> _EXERCISE PROMPT_
Copy each line below in which the word "Answer" occurs.

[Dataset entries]
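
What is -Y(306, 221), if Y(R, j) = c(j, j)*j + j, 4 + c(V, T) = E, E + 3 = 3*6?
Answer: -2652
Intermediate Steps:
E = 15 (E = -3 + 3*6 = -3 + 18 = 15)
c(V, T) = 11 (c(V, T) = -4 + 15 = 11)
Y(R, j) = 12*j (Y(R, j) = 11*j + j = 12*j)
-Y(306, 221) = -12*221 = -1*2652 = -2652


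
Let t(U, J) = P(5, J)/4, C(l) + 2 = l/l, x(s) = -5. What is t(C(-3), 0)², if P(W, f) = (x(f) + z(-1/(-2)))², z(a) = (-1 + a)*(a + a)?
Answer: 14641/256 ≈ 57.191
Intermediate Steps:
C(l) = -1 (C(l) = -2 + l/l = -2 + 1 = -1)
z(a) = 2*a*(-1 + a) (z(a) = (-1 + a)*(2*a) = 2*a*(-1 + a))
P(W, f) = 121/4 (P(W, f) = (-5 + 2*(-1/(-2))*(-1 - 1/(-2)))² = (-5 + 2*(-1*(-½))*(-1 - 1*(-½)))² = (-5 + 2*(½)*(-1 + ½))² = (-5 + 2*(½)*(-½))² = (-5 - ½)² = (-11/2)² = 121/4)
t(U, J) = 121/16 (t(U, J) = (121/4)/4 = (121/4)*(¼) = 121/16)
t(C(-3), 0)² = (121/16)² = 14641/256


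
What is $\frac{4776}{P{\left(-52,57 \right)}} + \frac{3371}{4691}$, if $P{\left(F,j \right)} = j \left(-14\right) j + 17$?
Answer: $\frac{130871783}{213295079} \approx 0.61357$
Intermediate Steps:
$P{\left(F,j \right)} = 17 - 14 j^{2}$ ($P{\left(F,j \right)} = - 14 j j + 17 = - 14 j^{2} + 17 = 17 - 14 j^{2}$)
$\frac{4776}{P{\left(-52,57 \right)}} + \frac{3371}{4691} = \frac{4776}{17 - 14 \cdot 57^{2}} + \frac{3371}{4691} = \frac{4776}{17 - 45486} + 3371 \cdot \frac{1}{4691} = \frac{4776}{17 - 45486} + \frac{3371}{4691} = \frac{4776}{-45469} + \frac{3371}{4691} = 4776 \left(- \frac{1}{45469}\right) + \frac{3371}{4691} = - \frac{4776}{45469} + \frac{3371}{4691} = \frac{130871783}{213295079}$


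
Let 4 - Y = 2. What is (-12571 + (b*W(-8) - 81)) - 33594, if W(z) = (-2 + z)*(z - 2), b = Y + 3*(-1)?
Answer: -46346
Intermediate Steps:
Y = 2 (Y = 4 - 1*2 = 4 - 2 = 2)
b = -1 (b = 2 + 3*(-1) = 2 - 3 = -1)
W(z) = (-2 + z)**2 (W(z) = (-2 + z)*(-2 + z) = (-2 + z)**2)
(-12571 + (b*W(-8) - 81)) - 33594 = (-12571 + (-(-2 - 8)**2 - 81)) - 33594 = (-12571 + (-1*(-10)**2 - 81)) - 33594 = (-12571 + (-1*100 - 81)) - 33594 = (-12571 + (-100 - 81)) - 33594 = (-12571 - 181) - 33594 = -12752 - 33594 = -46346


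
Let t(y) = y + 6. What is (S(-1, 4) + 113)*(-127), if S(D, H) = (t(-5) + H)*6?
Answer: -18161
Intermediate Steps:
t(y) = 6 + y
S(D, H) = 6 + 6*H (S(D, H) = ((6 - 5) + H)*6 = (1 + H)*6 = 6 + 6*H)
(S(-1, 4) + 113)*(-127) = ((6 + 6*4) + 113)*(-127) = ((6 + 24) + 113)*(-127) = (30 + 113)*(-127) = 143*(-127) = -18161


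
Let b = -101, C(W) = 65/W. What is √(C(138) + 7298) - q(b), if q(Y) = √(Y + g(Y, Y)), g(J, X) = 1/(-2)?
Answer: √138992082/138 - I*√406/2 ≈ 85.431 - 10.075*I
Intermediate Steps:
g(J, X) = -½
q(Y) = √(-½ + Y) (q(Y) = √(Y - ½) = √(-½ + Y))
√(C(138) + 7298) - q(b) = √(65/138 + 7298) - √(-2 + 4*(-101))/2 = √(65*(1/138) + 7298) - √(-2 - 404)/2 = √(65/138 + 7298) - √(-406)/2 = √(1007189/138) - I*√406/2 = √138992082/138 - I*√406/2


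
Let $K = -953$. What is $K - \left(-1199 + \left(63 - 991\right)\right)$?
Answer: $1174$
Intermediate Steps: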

> _COMPLETED TASK_
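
Answer: -2652
Answer: 14641/256 ≈ 57.191
Answer: $\frac{130871783}{213295079} \approx 0.61357$
Answer: -46346
Answer: -18161
Answer: √138992082/138 - I*√406/2 ≈ 85.431 - 10.075*I
Answer: $1174$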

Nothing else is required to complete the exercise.